◆ **What you need to do**
Return exactly, and only, the lines from the line containing "Consider the plane α: -6x" through the final line of the records below, both included.

◆ **Source data**
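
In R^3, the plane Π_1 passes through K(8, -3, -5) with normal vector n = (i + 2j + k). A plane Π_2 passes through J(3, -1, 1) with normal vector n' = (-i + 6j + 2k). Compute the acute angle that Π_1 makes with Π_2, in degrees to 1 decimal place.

Π_1: n·r = n·K gives x + 2y + z = -3.
Π_2: n'·r = n'·J gives -x + 6y + 2z = -7.
cos θ = |n₁·n₂| / (|n₁||n₂|) = |13| / (√6 · √41).
θ = arccos(0.82885) ≈ 34.0°.

34.0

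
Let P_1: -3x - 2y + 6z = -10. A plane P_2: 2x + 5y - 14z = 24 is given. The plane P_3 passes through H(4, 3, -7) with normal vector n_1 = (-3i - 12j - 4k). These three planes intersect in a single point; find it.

P_3: n_1·r = n_1·H gives -3x - 12y - 4z = -20.
Solving the 3×3 linear system -3x - 2y + 6z = -10, 2x + 5y - 14z = 24, -3x - 12y - 4z = -20 (e.g. by elimination or Cramer's rule, determinant = 410) gives (0, 2, -1).

(0, 2, -1)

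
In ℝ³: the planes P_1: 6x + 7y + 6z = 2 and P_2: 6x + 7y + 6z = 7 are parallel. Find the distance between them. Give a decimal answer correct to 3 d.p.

Same normal n = (6, 7, 6) with |n| = √121; distance = |2 − 7| / |n| = 5/√121 ≈ 0.455.

0.455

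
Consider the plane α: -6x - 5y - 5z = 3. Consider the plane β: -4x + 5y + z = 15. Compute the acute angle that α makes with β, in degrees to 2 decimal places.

cos θ = |n₁·n₂| / (|n₁||n₂|) = |-6| / (√86 · √42).
θ = arccos(0.09983) ≈ 84.27°.

84.27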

◆ **Response below**
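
Consider the plane α: -6x - 5y - 5z = 3. Consider the plane β: -4x + 5y + z = 15. Compute the acute angle that α makes with β, in degrees to 2 decimal places.

cos θ = |n₁·n₂| / (|n₁||n₂|) = |-6| / (√86 · √42).
θ = arccos(0.09983) ≈ 84.27°.

84.27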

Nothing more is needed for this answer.